**Exercise requirements:** Each line below from the one containing "10°C (FPKM) |" through the one containing "0.460 | 0.613 |" is to be given again exactly, and no line outside that span.
━━ Dataset records
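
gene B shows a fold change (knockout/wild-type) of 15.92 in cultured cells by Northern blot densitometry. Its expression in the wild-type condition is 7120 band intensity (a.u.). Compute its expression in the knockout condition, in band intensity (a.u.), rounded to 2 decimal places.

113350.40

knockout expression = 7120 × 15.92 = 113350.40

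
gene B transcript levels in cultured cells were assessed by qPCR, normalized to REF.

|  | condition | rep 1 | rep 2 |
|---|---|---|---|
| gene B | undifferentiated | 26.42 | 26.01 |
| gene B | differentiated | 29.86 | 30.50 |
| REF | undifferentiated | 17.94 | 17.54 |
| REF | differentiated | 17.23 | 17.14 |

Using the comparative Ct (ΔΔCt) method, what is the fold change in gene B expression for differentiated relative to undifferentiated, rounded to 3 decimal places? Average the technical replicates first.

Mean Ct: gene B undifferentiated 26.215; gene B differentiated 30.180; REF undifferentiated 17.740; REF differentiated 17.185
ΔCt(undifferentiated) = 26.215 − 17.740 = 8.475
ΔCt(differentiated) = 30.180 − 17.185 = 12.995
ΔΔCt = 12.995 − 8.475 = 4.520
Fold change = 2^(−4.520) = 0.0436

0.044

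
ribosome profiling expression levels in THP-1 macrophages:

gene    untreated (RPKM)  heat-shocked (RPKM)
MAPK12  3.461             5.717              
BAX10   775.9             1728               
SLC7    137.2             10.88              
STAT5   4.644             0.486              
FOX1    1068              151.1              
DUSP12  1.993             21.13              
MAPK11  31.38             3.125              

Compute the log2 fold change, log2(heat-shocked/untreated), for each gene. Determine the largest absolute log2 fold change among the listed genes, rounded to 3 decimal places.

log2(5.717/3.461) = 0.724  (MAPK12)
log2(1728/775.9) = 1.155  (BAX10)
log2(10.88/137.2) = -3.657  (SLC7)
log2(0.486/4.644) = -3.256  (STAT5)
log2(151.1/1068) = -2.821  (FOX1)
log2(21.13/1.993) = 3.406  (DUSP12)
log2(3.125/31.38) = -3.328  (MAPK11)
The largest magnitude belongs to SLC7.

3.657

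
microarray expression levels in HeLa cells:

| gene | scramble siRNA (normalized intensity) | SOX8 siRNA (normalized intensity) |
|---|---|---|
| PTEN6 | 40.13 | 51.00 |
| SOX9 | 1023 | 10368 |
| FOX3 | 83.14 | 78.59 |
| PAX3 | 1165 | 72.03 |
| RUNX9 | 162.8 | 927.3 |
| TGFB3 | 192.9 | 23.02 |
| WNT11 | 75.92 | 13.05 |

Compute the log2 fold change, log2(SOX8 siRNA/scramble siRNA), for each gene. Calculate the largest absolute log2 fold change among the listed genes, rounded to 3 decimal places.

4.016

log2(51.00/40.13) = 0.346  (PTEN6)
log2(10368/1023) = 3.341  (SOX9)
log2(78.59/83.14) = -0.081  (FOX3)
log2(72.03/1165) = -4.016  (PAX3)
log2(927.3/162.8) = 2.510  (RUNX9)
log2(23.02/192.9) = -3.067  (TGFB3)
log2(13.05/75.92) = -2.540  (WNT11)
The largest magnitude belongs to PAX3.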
━━━━
━━ Dataset records
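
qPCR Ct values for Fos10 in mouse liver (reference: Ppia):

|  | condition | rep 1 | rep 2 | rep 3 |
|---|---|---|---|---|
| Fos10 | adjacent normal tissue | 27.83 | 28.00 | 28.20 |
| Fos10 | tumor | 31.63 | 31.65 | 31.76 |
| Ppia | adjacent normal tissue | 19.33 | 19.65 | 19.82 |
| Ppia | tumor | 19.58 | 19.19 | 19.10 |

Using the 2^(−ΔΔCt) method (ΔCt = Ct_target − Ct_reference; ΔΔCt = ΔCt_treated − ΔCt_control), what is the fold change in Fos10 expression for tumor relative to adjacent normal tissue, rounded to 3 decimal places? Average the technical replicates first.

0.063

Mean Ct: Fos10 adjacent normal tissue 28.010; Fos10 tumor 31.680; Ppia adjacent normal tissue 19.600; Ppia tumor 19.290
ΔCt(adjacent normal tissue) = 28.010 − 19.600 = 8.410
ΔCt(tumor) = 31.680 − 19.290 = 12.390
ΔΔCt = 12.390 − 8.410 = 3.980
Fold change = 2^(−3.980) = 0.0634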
━━━━
━━ Dataset records
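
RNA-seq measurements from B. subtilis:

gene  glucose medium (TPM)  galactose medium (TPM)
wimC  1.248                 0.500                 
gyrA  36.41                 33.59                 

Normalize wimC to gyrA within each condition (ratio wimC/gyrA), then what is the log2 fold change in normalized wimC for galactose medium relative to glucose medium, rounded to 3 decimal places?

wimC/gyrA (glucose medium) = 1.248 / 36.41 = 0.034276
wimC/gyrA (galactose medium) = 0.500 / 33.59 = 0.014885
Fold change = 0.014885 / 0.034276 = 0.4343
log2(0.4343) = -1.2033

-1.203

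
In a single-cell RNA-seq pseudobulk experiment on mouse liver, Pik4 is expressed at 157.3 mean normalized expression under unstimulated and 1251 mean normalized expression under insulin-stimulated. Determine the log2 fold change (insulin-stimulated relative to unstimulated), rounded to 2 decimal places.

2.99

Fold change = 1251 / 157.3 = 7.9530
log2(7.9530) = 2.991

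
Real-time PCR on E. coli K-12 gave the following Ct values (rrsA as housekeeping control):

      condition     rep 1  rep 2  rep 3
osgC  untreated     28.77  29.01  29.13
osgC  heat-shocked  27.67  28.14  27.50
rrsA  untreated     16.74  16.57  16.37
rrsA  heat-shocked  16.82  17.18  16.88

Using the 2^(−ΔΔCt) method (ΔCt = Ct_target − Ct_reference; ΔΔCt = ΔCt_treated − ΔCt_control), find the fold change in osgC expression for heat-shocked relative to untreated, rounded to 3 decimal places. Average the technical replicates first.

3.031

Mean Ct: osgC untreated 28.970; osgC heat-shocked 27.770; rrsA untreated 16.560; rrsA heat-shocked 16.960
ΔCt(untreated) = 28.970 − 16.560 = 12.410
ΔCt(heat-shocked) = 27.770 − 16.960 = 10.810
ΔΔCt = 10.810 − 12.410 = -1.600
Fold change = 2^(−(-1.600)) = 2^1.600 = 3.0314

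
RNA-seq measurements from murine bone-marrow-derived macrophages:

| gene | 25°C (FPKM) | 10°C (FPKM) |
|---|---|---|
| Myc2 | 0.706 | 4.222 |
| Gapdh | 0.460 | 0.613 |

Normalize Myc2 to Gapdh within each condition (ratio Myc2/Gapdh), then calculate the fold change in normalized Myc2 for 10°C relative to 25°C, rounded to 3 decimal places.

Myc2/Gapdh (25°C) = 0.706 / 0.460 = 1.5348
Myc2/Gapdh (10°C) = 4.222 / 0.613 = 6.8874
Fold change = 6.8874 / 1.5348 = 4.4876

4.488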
━━━━
**Solution for this problem:**
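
| gene | 25°C (FPKM) | 10°C (FPKM) |
|---|---|---|
| Myc2 | 0.706 | 4.222 |
| Gapdh | 0.460 | 0.613 |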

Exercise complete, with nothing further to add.